PROBLEM TO WORK ON:
A verbatim reproduction of every entry is the expected answer.

Start of EXTRACTED ENTRIES

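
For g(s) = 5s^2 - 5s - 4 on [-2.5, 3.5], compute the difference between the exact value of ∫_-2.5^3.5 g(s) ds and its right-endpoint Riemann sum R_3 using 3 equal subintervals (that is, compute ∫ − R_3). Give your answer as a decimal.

-20

Exact integral: ∫_-2.5^3.5 g(s) ds = 58.5.
R_3 = 78.5.
Error = 58.5 − 78.5 = -20.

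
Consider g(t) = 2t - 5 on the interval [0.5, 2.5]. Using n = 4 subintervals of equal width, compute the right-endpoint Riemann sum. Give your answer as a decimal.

Δt = (2.5 − 0.5)/4 = 0.5.
Right endpoints: 1, 1.5, 2, 2.5.
g(1) = -3, g(1.5) = -2, g(2) = -1, g(2.5) = 0.
Sum = Δt · [g(1) + g(1.5) + g(2) + g(2.5)].
Sum = -3.

-3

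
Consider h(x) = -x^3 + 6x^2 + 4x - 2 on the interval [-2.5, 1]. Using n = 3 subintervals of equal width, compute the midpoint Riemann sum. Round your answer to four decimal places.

21.9905

Δx = (1 − (-2.5))/3 = 7/6.
Midpoints: -23/12, -0.75, 5/12.
h(-23/12) = 33551/1728, h(-0.75) = -1.203125, h(5/12) = 1099/1728.
Sum = Δx · [h(-23/12) + h(-0.75) + h(5/12)].
Sum ≈ 21.9905.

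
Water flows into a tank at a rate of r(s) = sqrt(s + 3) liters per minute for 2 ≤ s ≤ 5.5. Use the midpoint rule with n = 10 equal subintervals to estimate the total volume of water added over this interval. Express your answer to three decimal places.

9.068

Δs = (5.5 − 2)/10 = 0.35.
Midpoints: 2.175, 2.525, 2.875, 3.225, 3.575, 3.925, 4.275, 4.625, 4.975, 5.325.
r(2.175) ≈ 2.275, r(2.525) ≈ 2.351, r(2.875) ≈ 2.424, r(3.225) ≈ 2.495, r(3.575) ≈ 2.564, r(3.925) ≈ 2.632, r(4.275) ≈ 2.697, r(4.625) ≈ 2.761, r(4.975) ≈ 2.824, r(5.325) ≈ 2.885.
Sum = Δs · [r(2.175) + r(2.525) + r(2.875) + ...].
Sum ≈ 9.068.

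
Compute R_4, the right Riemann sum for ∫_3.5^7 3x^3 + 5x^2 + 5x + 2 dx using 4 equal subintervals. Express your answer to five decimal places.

2792.58301

Δx = (7 − 3.5)/4 = 0.875.
Right endpoints: 4.375, 5.25, 6.125, 7.
f(4.375) = 189849/512, f(5.25) = 600.171875, f(6.125) = 465691/512, f(7) = 1311.
Sum = Δx · [f(4.375) + f(5.25) + f(6.125) + f(7)].
Sum ≈ 2792.58301.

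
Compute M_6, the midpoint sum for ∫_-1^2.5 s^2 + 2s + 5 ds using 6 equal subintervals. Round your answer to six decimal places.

28.192419

Δs = (2.5 − (-1))/6 = 7/12.
Midpoints: -17/24, -0.125, 11/24, 25/24, 1.625, 53/24.
f(-17/24) = 2353/576, f(-0.125) = 4.765625, f(11/24) = 3529/576, f(25/24) = 4705/576, f(1.625) = 10.890625, f(53/24) = 8233/576.
Sum = Δs · [f(-17/24) + f(-0.125) + f(11/24) + ...].
Sum ≈ 28.192419.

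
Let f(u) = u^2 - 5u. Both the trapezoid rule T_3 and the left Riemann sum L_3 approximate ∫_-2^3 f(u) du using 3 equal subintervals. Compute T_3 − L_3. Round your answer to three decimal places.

-16.667

T_3 ≈ 1.48148.
L_3 ≈ 18.14815.
T_3 − L_3 ≈ -16.667.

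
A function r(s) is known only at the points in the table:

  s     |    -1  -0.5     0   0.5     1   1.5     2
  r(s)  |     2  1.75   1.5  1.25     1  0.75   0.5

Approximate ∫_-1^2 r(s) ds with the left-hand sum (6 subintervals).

Δs = 0.5.
Sum = 0.5·[2 + 1.75 + 1.5 + 1.25 + 1 + 0.75] = 4.125.

4.125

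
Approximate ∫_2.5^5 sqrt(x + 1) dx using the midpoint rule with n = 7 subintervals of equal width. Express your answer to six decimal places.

5.433027

Δx = (5 − 2.5)/7 = 5/14.
Midpoints: 75/28, 85/28, 95/28, 3.75, 115/28, 125/28, 135/28.
f(75/28) ≈ 1.917960, f(85/28) ≈ 2.008909, f(95/28) ≈ 2.095914, f(3.75) ≈ 2.179449, f(115/28) ≈ 2.259899, f(125/28) ≈ 2.337581, f(135/28) ≈ 2.412764.
Sum = Δx · [f(75/28) + f(85/28) + f(95/28) + ...].
Sum ≈ 5.433027.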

End of EXTRACTED ENTRIES

FINAL ANSWER:
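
For g(s) = 5s^2 - 5s - 4 on [-2.5, 3.5], compute the difference between the exact value of ∫_-2.5^3.5 g(s) ds and its right-endpoint Riemann sum R_3 using 3 equal subintervals (that is, compute ∫ − R_3). Give your answer as a decimal.

-20

Exact integral: ∫_-2.5^3.5 g(s) ds = 58.5.
R_3 = 78.5.
Error = 58.5 − 78.5 = -20.

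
Consider g(t) = 2t - 5 on the interval [0.5, 2.5]. Using n = 4 subintervals of equal width, compute the right-endpoint Riemann sum. Give your answer as a decimal.

Δt = (2.5 − 0.5)/4 = 0.5.
Right endpoints: 1, 1.5, 2, 2.5.
g(1) = -3, g(1.5) = -2, g(2) = -1, g(2.5) = 0.
Sum = Δt · [g(1) + g(1.5) + g(2) + g(2.5)].
Sum = -3.

-3

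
Consider h(x) = -x^3 + 6x^2 + 4x - 2 on the interval [-2.5, 1]. Using n = 3 subintervals of equal width, compute the midpoint Riemann sum. Round your answer to four decimal places.

21.9905

Δx = (1 − (-2.5))/3 = 7/6.
Midpoints: -23/12, -0.75, 5/12.
h(-23/12) = 33551/1728, h(-0.75) = -1.203125, h(5/12) = 1099/1728.
Sum = Δx · [h(-23/12) + h(-0.75) + h(5/12)].
Sum ≈ 21.9905.

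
Water flows into a tank at a rate of r(s) = sqrt(s + 3) liters per minute for 2 ≤ s ≤ 5.5. Use the midpoint rule with n = 10 equal subintervals to estimate the total volume of water added over this interval. Express your answer to three decimal places.

9.068

Δs = (5.5 − 2)/10 = 0.35.
Midpoints: 2.175, 2.525, 2.875, 3.225, 3.575, 3.925, 4.275, 4.625, 4.975, 5.325.
r(2.175) ≈ 2.275, r(2.525) ≈ 2.351, r(2.875) ≈ 2.424, r(3.225) ≈ 2.495, r(3.575) ≈ 2.564, r(3.925) ≈ 2.632, r(4.275) ≈ 2.697, r(4.625) ≈ 2.761, r(4.975) ≈ 2.824, r(5.325) ≈ 2.885.
Sum = Δs · [r(2.175) + r(2.525) + r(2.875) + ...].
Sum ≈ 9.068.

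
Compute R_4, the right Riemann sum for ∫_3.5^7 3x^3 + 5x^2 + 5x + 2 dx using 4 equal subintervals. Express your answer to five decimal places.

2792.58301

Δx = (7 − 3.5)/4 = 0.875.
Right endpoints: 4.375, 5.25, 6.125, 7.
f(4.375) = 189849/512, f(5.25) = 600.171875, f(6.125) = 465691/512, f(7) = 1311.
Sum = Δx · [f(4.375) + f(5.25) + f(6.125) + f(7)].
Sum ≈ 2792.58301.

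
Compute M_6, the midpoint sum for ∫_-1^2.5 s^2 + 2s + 5 ds using 6 equal subintervals. Round your answer to six decimal places.

28.192419

Δs = (2.5 − (-1))/6 = 7/12.
Midpoints: -17/24, -0.125, 11/24, 25/24, 1.625, 53/24.
f(-17/24) = 2353/576, f(-0.125) = 4.765625, f(11/24) = 3529/576, f(25/24) = 4705/576, f(1.625) = 10.890625, f(53/24) = 8233/576.
Sum = Δs · [f(-17/24) + f(-0.125) + f(11/24) + ...].
Sum ≈ 28.192419.

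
Let f(u) = u^2 - 5u. Both the trapezoid rule T_3 and the left Riemann sum L_3 approximate ∫_-2^3 f(u) du using 3 equal subintervals. Compute T_3 − L_3. Round your answer to three decimal places.

-16.667

T_3 ≈ 1.48148.
L_3 ≈ 18.14815.
T_3 − L_3 ≈ -16.667.

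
A function r(s) is known only at the points in the table:

  s     |    -1  -0.5     0   0.5     1   1.5     2
  r(s)  |     2  1.75   1.5  1.25     1  0.75   0.5

Approximate ∫_-1^2 r(s) ds with the left-hand sum (6 subintervals).

Δs = 0.5.
Sum = 0.5·[2 + 1.75 + 1.5 + 1.25 + 1 + 0.75] = 4.125.

4.125

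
Approximate ∫_2.5^5 sqrt(x + 1) dx using the midpoint rule with n = 7 subintervals of equal width. Express your answer to six decimal places.

5.433027

Δx = (5 − 2.5)/7 = 5/14.
Midpoints: 75/28, 85/28, 95/28, 3.75, 115/28, 125/28, 135/28.
f(75/28) ≈ 1.917960, f(85/28) ≈ 2.008909, f(95/28) ≈ 2.095914, f(3.75) ≈ 2.179449, f(115/28) ≈ 2.259899, f(125/28) ≈ 2.337581, f(135/28) ≈ 2.412764.
Sum = Δx · [f(75/28) + f(85/28) + f(95/28) + ...].
Sum ≈ 5.433027.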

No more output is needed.